:: The data ::

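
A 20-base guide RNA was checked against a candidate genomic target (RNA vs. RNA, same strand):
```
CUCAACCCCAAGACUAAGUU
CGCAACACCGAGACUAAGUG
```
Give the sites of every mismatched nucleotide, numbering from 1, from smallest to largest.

Scanning 1-based: 2: U/G; 7: C/A; 10: A/G; 20: U/G.

2, 7, 10, 20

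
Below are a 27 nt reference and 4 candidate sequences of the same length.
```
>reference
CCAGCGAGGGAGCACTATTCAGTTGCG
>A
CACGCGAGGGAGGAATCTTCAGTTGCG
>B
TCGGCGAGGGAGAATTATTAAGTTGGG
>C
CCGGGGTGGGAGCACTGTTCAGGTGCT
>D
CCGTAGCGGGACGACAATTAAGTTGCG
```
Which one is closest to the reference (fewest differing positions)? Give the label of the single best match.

A

Hamming distances to reference — A: 5; B: 6; C: 6; D: 8.
Smallest is A with 5 mismatches.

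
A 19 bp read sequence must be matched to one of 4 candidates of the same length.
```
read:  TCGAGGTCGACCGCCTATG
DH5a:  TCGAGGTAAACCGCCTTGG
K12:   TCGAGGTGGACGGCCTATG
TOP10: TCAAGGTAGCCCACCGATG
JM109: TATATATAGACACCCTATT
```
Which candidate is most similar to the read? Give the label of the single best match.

K12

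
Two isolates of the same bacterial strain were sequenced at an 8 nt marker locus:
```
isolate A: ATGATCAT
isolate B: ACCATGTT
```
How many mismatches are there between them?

4

The sequences differ at sites 2, 3, 6, 7 (1-based) — 4 in total.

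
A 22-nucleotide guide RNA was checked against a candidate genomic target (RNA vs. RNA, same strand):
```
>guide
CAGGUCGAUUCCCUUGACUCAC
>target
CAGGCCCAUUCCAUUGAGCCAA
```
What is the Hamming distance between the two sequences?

6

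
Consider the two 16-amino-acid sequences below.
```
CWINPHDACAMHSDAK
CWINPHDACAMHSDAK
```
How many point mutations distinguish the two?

The two sequences are identical at every position.

0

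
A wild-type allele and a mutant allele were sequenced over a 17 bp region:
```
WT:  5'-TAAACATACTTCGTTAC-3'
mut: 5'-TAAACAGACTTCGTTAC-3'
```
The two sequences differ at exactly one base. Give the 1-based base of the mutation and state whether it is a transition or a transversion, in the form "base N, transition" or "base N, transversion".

base 7, transversion

Base 7 changes T→G. T is a pyrimidine and G is a purine, so this is a transversion.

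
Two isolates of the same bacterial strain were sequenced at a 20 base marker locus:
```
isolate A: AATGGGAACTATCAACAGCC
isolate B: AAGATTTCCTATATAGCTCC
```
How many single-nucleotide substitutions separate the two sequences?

Comparing position by position, 11 sites differ: 3 (T/G), 4 (G/A), 5 (G/T), 6 (G/T), 7 (A/T), 8 (A/C), 13 (C/A), 14 (A/T), 16 (C/G), 17 (A/C), 18 (G/T).

11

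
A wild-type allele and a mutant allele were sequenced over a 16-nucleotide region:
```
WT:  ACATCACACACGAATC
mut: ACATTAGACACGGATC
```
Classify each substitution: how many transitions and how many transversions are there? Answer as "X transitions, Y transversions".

2 transitions, 1 transversion

Mismatches (1-based):
base 5: C→T (pyrimidine→pyrimidine, transition)
base 7: C→G (pyrimidine→purine, transversion)
base 13: A→G (purine→purine, transition)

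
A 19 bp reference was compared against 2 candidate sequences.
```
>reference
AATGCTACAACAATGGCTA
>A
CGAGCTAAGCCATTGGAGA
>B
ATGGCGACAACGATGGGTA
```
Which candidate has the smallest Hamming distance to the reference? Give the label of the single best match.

Hamming distances to reference — A: 9; B: 5.
Smallest is B with 5 mismatches.

B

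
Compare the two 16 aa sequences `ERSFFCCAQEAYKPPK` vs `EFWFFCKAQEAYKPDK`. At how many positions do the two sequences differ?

Comparing position by position, 4 positions differ: 2 (R/F), 3 (S/W), 7 (C/K), 15 (P/D).

4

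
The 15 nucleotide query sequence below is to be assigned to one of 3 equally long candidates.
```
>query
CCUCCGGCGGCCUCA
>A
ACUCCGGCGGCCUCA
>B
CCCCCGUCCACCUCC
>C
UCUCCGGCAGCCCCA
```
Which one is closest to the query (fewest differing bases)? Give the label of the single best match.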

:::

• **Exercise objective**
In full and without changes, repeat the listing.

• **Solution for this task**
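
A 20-base guide RNA was checked against a candidate genomic target (RNA vs. RNA, same strand):
```
CUCAACCCCAAGACUAAGUU
CGCAACACCGAGACUAAGUG
```
Give the sites of every mismatched nucleotide, numbering from 1, from smallest to largest.

Scanning 1-based: 2: U/G; 7: C/A; 10: A/G; 20: U/G.

2, 7, 10, 20

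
Below are a 27 nt reference and 4 candidate sequences of the same length.
```
>reference
CCAGCGAGGGAGCACTATTCAGTTGCG
>A
CACGCGAGGGAGGAATCTTCAGTTGCG
>B
TCGGCGAGGGAGAATTATTAAGTTGGG
>C
CCGGGGTGGGAGCACTGTTCAGGTGCT
>D
CCGTAGCGGGACGACAATTAAGTTGCG
```
Which one is closest to the reference (fewest differing positions)? Give the label of the single best match.

A

Hamming distances to reference — A: 5; B: 6; C: 6; D: 8.
Smallest is A with 5 mismatches.

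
A 19 bp read sequence must be matched to one of 4 candidates of the same length.
```
read:  TCGAGGTCGACCGCCTATG
DH5a:  TCGAGGTAAACCGCCTTGG
K12:   TCGAGGTGGACGGCCTATG
TOP10: TCAAGGTAGCCCACCGATG
JM109: TATATATAGACACCCTATT
```
Which candidate is most similar to the read? Give the label of the single best match.

K12

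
Two isolates of the same bacterial strain were sequenced at an 8 nt marker locus:
```
isolate A: ATGATCAT
isolate B: ACCATGTT
```
How many mismatches are there between them?

4

The sequences differ at sites 2, 3, 6, 7 (1-based) — 4 in total.

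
A 22-nucleotide guide RNA was checked against a candidate genomic target (RNA vs. RNA, same strand):
```
>guide
CAGGUCGAUUCCCUUGACUCAC
>target
CAGGCCCAUUCCAUUGAGCCAA
```
What is the Hamming distance between the two sequences?

6

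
Consider the two 16-amino-acid sequences below.
```
CWINPHDACAMHSDAK
CWINPHDACAMHSDAK
```
How many point mutations distinguish the two?

The two sequences are identical at every position.

0

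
A wild-type allele and a mutant allele were sequenced over a 17 bp region:
```
WT:  5'-TAAACATACTTCGTTAC-3'
mut: 5'-TAAACAGACTTCGTTAC-3'
```
The two sequences differ at exactly one base. Give the 1-based base of the mutation and state whether it is a transition or a transversion, in the form "base N, transition" or "base N, transversion".

base 7, transversion

Base 7 changes T→G. T is a pyrimidine and G is a purine, so this is a transversion.

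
Two isolates of the same bacterial strain were sequenced at a 20 base marker locus:
```
isolate A: AATGGGAACTATCAACAGCC
isolate B: AAGATTTCCTATATAGCTCC
```
How many single-nucleotide substitutions separate the two sequences?

Comparing position by position, 11 sites differ: 3 (T/G), 4 (G/A), 5 (G/T), 6 (G/T), 7 (A/T), 8 (A/C), 13 (C/A), 14 (A/T), 16 (C/G), 17 (A/C), 18 (G/T).

11

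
A wild-type allele and a mutant allele were sequenced over a 16-nucleotide region:
```
WT:  ACATCACACACGAATC
mut: ACATTAGACACGGATC
```
Classify each substitution: how many transitions and how many transversions are there? Answer as "X transitions, Y transversions".

2 transitions, 1 transversion

Mismatches (1-based):
base 5: C→T (pyrimidine→pyrimidine, transition)
base 7: C→G (pyrimidine→purine, transversion)
base 13: A→G (purine→purine, transition)

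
A 19 bp reference was compared against 2 candidate sequences.
```
>reference
AATGCTACAACAATGGCTA
>A
CGAGCTAAGCCATTGGAGA
>B
ATGGCGACAACGATGGGTA
```
Which candidate has the smallest Hamming distance to the reference? Give the label of the single best match.

Hamming distances to reference — A: 9; B: 5.
Smallest is B with 5 mismatches.

B

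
Compare the two 16 aa sequences `ERSFFCCAQEAYKPPK` vs `EFWFFCKAQEAYKPDK`. At how many positions do the two sequences differ?

Comparing position by position, 4 positions differ: 2 (R/F), 3 (S/W), 7 (C/K), 15 (P/D).

4

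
The 15 nucleotide query sequence below is to be assigned to one of 3 equally long candidates.
```
>query
CCUCCGGCGGCCUCA
>A
ACUCCGGCGGCCUCA
>B
CCCCCGUCCACCUCC
>C
UCUCCGGCAGCCCCA
```
Which one is closest to the query (fewest differing bases)? Give the label of the single best match.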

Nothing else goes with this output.